= Beginning of Section =

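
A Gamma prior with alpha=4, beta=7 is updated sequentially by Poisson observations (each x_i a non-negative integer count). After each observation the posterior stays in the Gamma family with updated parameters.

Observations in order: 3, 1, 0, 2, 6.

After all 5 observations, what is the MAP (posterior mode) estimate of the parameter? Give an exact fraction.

5/4

obs 1: x=3 → posterior Gamma(7, 8)
obs 2: x=1 → posterior Gamma(8, 9)
obs 3: x=0 → posterior Gamma(8, 10)
obs 4: x=2 → posterior Gamma(10, 11)
obs 5: x=6 → posterior Gamma(16, 12)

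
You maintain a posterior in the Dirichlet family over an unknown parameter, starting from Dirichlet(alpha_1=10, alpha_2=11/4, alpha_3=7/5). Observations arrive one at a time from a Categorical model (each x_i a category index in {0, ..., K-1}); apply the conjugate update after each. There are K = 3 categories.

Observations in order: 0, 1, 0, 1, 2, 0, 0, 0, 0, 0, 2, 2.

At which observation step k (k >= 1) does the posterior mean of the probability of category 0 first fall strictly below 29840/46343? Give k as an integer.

obs 1: x=0 → posterior Dirichlet(11, 11/4, 7/5)
obs 2: x=1 → posterior Dirichlet(11, 15/4, 7/5)
obs 3: x=0 → posterior Dirichlet(12, 15/4, 7/5)
obs 4: x=1 → posterior Dirichlet(12, 19/4, 7/5)
obs 5: x=2 → posterior Dirichlet(12, 19/4, 12/5)
obs 6: x=0 → posterior Dirichlet(13, 19/4, 12/5)
obs 7: x=0 → posterior Dirichlet(14, 19/4, 12/5)
obs 8: x=0 → posterior Dirichlet(15, 19/4, 12/5)
obs 9: x=0 → posterior Dirichlet(16, 19/4, 12/5)
obs 10: x=0 → posterior Dirichlet(17, 19/4, 12/5)
obs 11: x=2 → posterior Dirichlet(17, 19/4, 17/5)
obs 12: x=2 → posterior Dirichlet(17, 19/4, 22/5)

k = 5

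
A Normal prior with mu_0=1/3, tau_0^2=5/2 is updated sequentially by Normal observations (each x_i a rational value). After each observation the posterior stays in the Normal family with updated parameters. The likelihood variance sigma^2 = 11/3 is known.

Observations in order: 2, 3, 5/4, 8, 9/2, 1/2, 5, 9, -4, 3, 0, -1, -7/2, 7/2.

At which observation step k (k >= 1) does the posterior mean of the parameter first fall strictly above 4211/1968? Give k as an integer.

k = 4

obs 1: x=2 → posterior Normal(112/111, 55/37)
obs 2: x=3 → posterior Normal(19/12, 55/52)
obs 3: x=5/4 → posterior Normal(1213/804, 55/67)
obs 4: x=8 → posterior Normal(2653/984, 55/82)
obs 5: x=9/2 → posterior Normal(3463/1164, 55/97)
obs 6: x=1/2 → posterior Normal(3553/1344, 55/112)
obs 7: x=5 → posterior Normal(4453/1524, 55/127)
obs 8: x=9 → posterior Normal(6073/1704, 55/142)
obs 9: x=-4 → posterior Normal(5353/1884, 55/157)
obs 10: x=3 → posterior Normal(5893/2064, 55/172)
obs 11: x=0 → posterior Normal(5893/2244, 5/17)
obs 12: x=-1 → posterior Normal(5713/2424, 55/202)
obs 13: x=-7/2 → posterior Normal(5083/2604, 55/217)
obs 14: x=7/2 → posterior Normal(197/96, 55/232)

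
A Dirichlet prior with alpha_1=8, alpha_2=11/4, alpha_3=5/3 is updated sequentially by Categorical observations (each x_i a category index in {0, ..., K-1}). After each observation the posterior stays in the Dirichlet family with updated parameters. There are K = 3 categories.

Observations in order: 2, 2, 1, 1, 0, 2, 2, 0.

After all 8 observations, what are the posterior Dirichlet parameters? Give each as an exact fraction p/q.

obs 1: x=2 → posterior Dirichlet(8, 11/4, 8/3)
obs 2: x=2 → posterior Dirichlet(8, 11/4, 11/3)
obs 3: x=1 → posterior Dirichlet(8, 15/4, 11/3)
obs 4: x=1 → posterior Dirichlet(8, 19/4, 11/3)
obs 5: x=0 → posterior Dirichlet(9, 19/4, 11/3)
obs 6: x=2 → posterior Dirichlet(9, 19/4, 14/3)
obs 7: x=2 → posterior Dirichlet(9, 19/4, 17/3)
obs 8: x=0 → posterior Dirichlet(10, 19/4, 17/3)

alpha_1=10, alpha_2=19/4, alpha_3=17/3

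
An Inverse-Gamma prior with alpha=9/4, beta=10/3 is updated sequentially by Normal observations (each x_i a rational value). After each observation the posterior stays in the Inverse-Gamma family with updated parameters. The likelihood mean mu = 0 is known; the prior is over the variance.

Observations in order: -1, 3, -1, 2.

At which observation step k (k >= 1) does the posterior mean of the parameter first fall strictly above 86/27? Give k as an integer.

obs 1: x=-1 → posterior Inverse-Gamma(11/4, 23/6)
obs 2: x=3 → posterior Inverse-Gamma(13/4, 25/3)
obs 3: x=-1 → posterior Inverse-Gamma(15/4, 53/6)
obs 4: x=2 → posterior Inverse-Gamma(17/4, 65/6)

k = 2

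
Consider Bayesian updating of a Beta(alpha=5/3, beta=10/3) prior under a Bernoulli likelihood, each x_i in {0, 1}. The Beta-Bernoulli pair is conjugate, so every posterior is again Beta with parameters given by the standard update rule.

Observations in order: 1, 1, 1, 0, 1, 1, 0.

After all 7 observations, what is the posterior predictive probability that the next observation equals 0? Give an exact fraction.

4/9

obs 1: x=1 → posterior Beta(8/3, 10/3)
obs 2: x=1 → posterior Beta(11/3, 10/3)
obs 3: x=1 → posterior Beta(14/3, 10/3)
obs 4: x=0 → posterior Beta(14/3, 13/3)
obs 5: x=1 → posterior Beta(17/3, 13/3)
obs 6: x=1 → posterior Beta(20/3, 13/3)
obs 7: x=0 → posterior Beta(20/3, 16/3)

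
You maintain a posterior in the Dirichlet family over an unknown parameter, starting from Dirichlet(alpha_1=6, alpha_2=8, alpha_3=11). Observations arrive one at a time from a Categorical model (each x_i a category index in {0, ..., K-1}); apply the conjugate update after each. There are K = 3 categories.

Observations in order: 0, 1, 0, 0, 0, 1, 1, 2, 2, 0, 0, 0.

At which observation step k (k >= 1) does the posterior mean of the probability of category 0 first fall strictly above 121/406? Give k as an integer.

obs 1: x=0 → posterior Dirichlet(7, 8, 11)
obs 2: x=1 → posterior Dirichlet(7, 9, 11)
obs 3: x=0 → posterior Dirichlet(8, 9, 11)
obs 4: x=0 → posterior Dirichlet(9, 9, 11)
obs 5: x=0 → posterior Dirichlet(10, 9, 11)
obs 6: x=1 → posterior Dirichlet(10, 10, 11)
obs 7: x=1 → posterior Dirichlet(10, 11, 11)
obs 8: x=2 → posterior Dirichlet(10, 11, 12)
obs 9: x=2 → posterior Dirichlet(10, 11, 13)
obs 10: x=0 → posterior Dirichlet(11, 11, 13)
obs 11: x=0 → posterior Dirichlet(12, 11, 13)
obs 12: x=0 → posterior Dirichlet(13, 11, 13)

k = 4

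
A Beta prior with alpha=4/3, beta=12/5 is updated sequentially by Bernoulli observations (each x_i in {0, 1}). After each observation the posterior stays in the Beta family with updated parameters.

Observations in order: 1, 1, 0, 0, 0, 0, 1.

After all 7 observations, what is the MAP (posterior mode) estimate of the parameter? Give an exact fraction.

obs 1: x=1 → posterior Beta(7/3, 12/5)
obs 2: x=1 → posterior Beta(10/3, 12/5)
obs 3: x=0 → posterior Beta(10/3, 17/5)
obs 4: x=0 → posterior Beta(10/3, 22/5)
obs 5: x=0 → posterior Beta(10/3, 27/5)
obs 6: x=0 → posterior Beta(10/3, 32/5)
obs 7: x=1 → posterior Beta(13/3, 32/5)

50/131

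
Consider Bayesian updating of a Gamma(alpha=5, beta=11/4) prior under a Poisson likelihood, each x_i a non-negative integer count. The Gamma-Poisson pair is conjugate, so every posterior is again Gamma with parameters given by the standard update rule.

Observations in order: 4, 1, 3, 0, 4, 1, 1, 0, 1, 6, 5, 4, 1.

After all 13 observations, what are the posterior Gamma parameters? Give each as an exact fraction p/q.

obs 1: x=4 → posterior Gamma(9, 15/4)
obs 2: x=1 → posterior Gamma(10, 19/4)
obs 3: x=3 → posterior Gamma(13, 23/4)
obs 4: x=0 → posterior Gamma(13, 27/4)
obs 5: x=4 → posterior Gamma(17, 31/4)
obs 6: x=1 → posterior Gamma(18, 35/4)
obs 7: x=1 → posterior Gamma(19, 39/4)
obs 8: x=0 → posterior Gamma(19, 43/4)
obs 9: x=1 → posterior Gamma(20, 47/4)
obs 10: x=6 → posterior Gamma(26, 51/4)
obs 11: x=5 → posterior Gamma(31, 55/4)
obs 12: x=4 → posterior Gamma(35, 59/4)
obs 13: x=1 → posterior Gamma(36, 63/4)

alpha=36, beta=63/4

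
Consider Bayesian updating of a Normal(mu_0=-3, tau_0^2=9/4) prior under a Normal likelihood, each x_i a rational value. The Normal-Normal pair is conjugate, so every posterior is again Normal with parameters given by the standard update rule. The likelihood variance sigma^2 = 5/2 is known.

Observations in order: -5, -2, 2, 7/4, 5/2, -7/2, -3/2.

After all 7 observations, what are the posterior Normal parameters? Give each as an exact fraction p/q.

mu_0=-327/292, tau_0^2=45/146

obs 1: x=-5 → posterior Normal(-75/19, 45/38)
obs 2: x=-2 → posterior Normal(-93/28, 45/56)
obs 3: x=2 → posterior Normal(-75/37, 45/74)
obs 4: x=7/4 → posterior Normal(-237/184, 45/92)
obs 5: x=5/2 → posterior Normal(-147/220, 9/22)
obs 6: x=-7/2 → posterior Normal(-273/256, 45/128)
obs 7: x=-3/2 → posterior Normal(-327/292, 45/146)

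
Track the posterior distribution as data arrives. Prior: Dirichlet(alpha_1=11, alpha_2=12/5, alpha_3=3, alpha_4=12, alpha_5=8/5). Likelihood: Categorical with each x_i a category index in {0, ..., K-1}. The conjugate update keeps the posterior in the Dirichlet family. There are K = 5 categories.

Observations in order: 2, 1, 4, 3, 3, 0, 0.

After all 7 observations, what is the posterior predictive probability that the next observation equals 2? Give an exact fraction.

4/37

obs 1: x=2 → posterior Dirichlet(11, 12/5, 4, 12, 8/5)
obs 2: x=1 → posterior Dirichlet(11, 17/5, 4, 12, 8/5)
obs 3: x=4 → posterior Dirichlet(11, 17/5, 4, 12, 13/5)
obs 4: x=3 → posterior Dirichlet(11, 17/5, 4, 13, 13/5)
obs 5: x=3 → posterior Dirichlet(11, 17/5, 4, 14, 13/5)
obs 6: x=0 → posterior Dirichlet(12, 17/5, 4, 14, 13/5)
obs 7: x=0 → posterior Dirichlet(13, 17/5, 4, 14, 13/5)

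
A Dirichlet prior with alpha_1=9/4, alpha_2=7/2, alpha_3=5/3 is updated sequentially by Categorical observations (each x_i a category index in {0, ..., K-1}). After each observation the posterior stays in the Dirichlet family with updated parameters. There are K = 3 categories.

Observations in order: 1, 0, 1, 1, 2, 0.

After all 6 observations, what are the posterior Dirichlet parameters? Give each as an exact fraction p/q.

obs 1: x=1 → posterior Dirichlet(9/4, 9/2, 5/3)
obs 2: x=0 → posterior Dirichlet(13/4, 9/2, 5/3)
obs 3: x=1 → posterior Dirichlet(13/4, 11/2, 5/3)
obs 4: x=1 → posterior Dirichlet(13/4, 13/2, 5/3)
obs 5: x=2 → posterior Dirichlet(13/4, 13/2, 8/3)
obs 6: x=0 → posterior Dirichlet(17/4, 13/2, 8/3)

alpha_1=17/4, alpha_2=13/2, alpha_3=8/3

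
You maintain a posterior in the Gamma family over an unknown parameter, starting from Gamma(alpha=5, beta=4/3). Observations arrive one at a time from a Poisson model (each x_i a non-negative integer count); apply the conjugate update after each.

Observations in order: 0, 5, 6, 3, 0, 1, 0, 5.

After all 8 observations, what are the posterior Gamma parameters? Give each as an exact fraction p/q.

obs 1: x=0 → posterior Gamma(5, 7/3)
obs 2: x=5 → posterior Gamma(10, 10/3)
obs 3: x=6 → posterior Gamma(16, 13/3)
obs 4: x=3 → posterior Gamma(19, 16/3)
obs 5: x=0 → posterior Gamma(19, 19/3)
obs 6: x=1 → posterior Gamma(20, 22/3)
obs 7: x=0 → posterior Gamma(20, 25/3)
obs 8: x=5 → posterior Gamma(25, 28/3)

alpha=25, beta=28/3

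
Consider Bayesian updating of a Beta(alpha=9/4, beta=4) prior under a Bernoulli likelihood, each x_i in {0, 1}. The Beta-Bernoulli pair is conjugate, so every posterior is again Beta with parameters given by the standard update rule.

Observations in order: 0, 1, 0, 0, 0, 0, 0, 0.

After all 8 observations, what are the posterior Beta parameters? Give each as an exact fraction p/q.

obs 1: x=0 → posterior Beta(9/4, 5)
obs 2: x=1 → posterior Beta(13/4, 5)
obs 3: x=0 → posterior Beta(13/4, 6)
obs 4: x=0 → posterior Beta(13/4, 7)
obs 5: x=0 → posterior Beta(13/4, 8)
obs 6: x=0 → posterior Beta(13/4, 9)
obs 7: x=0 → posterior Beta(13/4, 10)
obs 8: x=0 → posterior Beta(13/4, 11)

alpha=13/4, beta=11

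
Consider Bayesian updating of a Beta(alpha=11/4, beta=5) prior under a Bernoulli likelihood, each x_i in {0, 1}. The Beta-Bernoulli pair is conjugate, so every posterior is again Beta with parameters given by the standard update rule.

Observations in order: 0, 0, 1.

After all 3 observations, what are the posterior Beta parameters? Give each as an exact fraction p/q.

obs 1: x=0 → posterior Beta(11/4, 6)
obs 2: x=0 → posterior Beta(11/4, 7)
obs 3: x=1 → posterior Beta(15/4, 7)

alpha=15/4, beta=7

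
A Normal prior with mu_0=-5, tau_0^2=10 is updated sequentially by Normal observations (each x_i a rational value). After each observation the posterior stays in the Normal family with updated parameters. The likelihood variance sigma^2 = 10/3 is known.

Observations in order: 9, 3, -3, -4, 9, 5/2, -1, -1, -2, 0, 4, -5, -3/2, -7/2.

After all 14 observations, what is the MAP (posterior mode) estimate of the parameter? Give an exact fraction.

29/86

obs 1: x=9 → posterior Normal(11/2, 5/2)
obs 2: x=3 → posterior Normal(31/7, 10/7)
obs 3: x=-3 → posterior Normal(11/5, 1)
obs 4: x=-4 → posterior Normal(10/13, 10/13)
obs 5: x=9 → posterior Normal(37/16, 5/8)
obs 6: x=5/2 → posterior Normal(89/38, 10/19)
obs 7: x=-1 → posterior Normal(83/44, 5/11)
obs 8: x=-1 → posterior Normal(77/50, 2/5)
obs 9: x=-2 → posterior Normal(65/56, 5/14)
obs 10: x=0 → posterior Normal(65/62, 10/31)
obs 11: x=4 → posterior Normal(89/68, 5/17)
obs 12: x=-5 → posterior Normal(59/74, 10/37)
obs 13: x=-3/2 → posterior Normal(5/8, 1/4)
obs 14: x=-7/2 → posterior Normal(29/86, 10/43)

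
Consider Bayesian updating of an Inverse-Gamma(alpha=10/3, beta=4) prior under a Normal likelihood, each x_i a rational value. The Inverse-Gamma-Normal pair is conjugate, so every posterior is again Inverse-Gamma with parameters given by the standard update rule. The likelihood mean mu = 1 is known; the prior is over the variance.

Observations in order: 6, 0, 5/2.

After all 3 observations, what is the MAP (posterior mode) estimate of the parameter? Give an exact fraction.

87/28

obs 1: x=6 → posterior Inverse-Gamma(23/6, 33/2)
obs 2: x=0 → posterior Inverse-Gamma(13/3, 17)
obs 3: x=5/2 → posterior Inverse-Gamma(29/6, 145/8)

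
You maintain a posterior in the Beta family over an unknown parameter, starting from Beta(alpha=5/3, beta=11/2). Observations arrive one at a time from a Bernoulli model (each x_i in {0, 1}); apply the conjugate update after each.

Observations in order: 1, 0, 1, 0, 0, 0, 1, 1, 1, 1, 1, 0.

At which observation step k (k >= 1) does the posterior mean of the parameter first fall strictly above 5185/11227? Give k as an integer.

obs 1: x=1 → posterior Beta(8/3, 11/2)
obs 2: x=0 → posterior Beta(8/3, 13/2)
obs 3: x=1 → posterior Beta(11/3, 13/2)
obs 4: x=0 → posterior Beta(11/3, 15/2)
obs 5: x=0 → posterior Beta(11/3, 17/2)
obs 6: x=0 → posterior Beta(11/3, 19/2)
obs 7: x=1 → posterior Beta(14/3, 19/2)
obs 8: x=1 → posterior Beta(17/3, 19/2)
obs 9: x=1 → posterior Beta(20/3, 19/2)
obs 10: x=1 → posterior Beta(23/3, 19/2)
obs 11: x=1 → posterior Beta(26/3, 19/2)
obs 12: x=0 → posterior Beta(26/3, 21/2)

k = 11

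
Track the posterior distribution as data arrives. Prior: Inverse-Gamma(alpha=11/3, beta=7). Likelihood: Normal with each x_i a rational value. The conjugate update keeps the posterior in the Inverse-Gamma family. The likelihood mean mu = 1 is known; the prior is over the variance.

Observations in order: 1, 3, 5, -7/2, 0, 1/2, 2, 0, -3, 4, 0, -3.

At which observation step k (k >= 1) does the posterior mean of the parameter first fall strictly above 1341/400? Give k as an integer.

obs 1: x=1 → posterior Inverse-Gamma(25/6, 7)
obs 2: x=3 → posterior Inverse-Gamma(14/3, 9)
obs 3: x=5 → posterior Inverse-Gamma(31/6, 17)
obs 4: x=-7/2 → posterior Inverse-Gamma(17/3, 217/8)
obs 5: x=0 → posterior Inverse-Gamma(37/6, 221/8)
obs 6: x=1/2 → posterior Inverse-Gamma(20/3, 111/4)
obs 7: x=2 → posterior Inverse-Gamma(43/6, 113/4)
obs 8: x=0 → posterior Inverse-Gamma(23/3, 115/4)
obs 9: x=-3 → posterior Inverse-Gamma(49/6, 147/4)
obs 10: x=4 → posterior Inverse-Gamma(26/3, 165/4)
obs 11: x=0 → posterior Inverse-Gamma(55/6, 167/4)
obs 12: x=-3 → posterior Inverse-Gamma(29/3, 199/4)

k = 3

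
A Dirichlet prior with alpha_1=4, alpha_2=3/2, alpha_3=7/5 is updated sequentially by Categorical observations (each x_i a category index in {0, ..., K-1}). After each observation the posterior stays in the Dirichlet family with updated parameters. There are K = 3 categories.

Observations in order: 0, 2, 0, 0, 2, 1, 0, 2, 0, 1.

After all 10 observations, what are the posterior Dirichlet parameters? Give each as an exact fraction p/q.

obs 1: x=0 → posterior Dirichlet(5, 3/2, 7/5)
obs 2: x=2 → posterior Dirichlet(5, 3/2, 12/5)
obs 3: x=0 → posterior Dirichlet(6, 3/2, 12/5)
obs 4: x=0 → posterior Dirichlet(7, 3/2, 12/5)
obs 5: x=2 → posterior Dirichlet(7, 3/2, 17/5)
obs 6: x=1 → posterior Dirichlet(7, 5/2, 17/5)
obs 7: x=0 → posterior Dirichlet(8, 5/2, 17/5)
obs 8: x=2 → posterior Dirichlet(8, 5/2, 22/5)
obs 9: x=0 → posterior Dirichlet(9, 5/2, 22/5)
obs 10: x=1 → posterior Dirichlet(9, 7/2, 22/5)

alpha_1=9, alpha_2=7/2, alpha_3=22/5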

= End of Section =

Gather all lines of the records that include the word "keeps".

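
Track the posterior distribution as data arrives. Prior: Dirichlet(alpha_1=11, alpha_2=12/5, alpha_3=3, alpha_4=12, alpha_5=8/5). Likelihood: Categorical with each x_i a category index in {0, ..., K-1}. The conjugate update keeps the posterior in the Dirichlet family. There are K = 5 categories.
Track the posterior distribution as data arrives. Prior: Inverse-Gamma(alpha=11/3, beta=7). Likelihood: Normal with each x_i a rational value. The conjugate update keeps the posterior in the Inverse-Gamma family. The likelihood mean mu = 1 is known; the prior is over the variance.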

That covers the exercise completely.